--- Source material Enclosed Below ---

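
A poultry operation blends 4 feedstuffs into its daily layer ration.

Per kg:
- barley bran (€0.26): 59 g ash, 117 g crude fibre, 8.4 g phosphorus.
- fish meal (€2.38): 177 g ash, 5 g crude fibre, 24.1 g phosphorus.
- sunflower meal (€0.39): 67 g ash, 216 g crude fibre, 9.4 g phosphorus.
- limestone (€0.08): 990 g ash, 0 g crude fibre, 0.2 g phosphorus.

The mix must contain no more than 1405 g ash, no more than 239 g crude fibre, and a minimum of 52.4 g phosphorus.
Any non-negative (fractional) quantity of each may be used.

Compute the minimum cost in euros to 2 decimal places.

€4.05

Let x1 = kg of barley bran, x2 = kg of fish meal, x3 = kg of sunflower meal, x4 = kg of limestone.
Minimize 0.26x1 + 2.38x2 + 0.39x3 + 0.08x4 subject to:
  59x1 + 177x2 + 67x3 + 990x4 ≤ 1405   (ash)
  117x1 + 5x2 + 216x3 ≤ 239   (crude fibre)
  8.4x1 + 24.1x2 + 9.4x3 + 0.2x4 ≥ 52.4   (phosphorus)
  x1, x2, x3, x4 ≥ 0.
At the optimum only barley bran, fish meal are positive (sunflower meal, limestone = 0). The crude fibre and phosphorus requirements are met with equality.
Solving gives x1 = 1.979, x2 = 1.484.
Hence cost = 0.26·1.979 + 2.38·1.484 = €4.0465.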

--- End of Enclosed Source material ---
--- Source material Enclosed Below ---

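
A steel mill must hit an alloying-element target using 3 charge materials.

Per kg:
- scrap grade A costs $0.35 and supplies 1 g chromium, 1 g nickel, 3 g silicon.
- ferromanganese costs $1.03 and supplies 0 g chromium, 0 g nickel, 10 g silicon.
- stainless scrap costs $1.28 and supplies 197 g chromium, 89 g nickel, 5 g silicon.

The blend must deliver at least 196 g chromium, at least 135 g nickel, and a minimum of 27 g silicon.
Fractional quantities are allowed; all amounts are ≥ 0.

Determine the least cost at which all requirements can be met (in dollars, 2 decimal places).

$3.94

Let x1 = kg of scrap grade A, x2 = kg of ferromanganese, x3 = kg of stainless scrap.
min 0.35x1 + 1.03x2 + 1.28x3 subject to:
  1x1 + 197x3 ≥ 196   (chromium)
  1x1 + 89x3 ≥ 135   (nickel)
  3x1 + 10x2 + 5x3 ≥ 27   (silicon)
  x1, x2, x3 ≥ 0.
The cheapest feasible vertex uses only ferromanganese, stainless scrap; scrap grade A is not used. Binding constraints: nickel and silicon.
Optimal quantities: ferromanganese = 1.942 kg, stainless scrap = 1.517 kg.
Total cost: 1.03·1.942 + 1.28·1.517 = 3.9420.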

--- End of Enclosed Source material ---

**Task item:** An exact copy of the lines above between the line holding "- stainless scrap" and the line holding "Fractional quantities are", inclusive, is the whole answer.

**Answer to this task:**
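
- stainless scrap costs $1.28 and supplies 197 g chromium, 89 g nickel, 5 g silicon.

The blend must deliver at least 196 g chromium, at least 135 g nickel, and a minimum of 27 g silicon.
Fractional quantities are allowed; all amounts are ≥ 0.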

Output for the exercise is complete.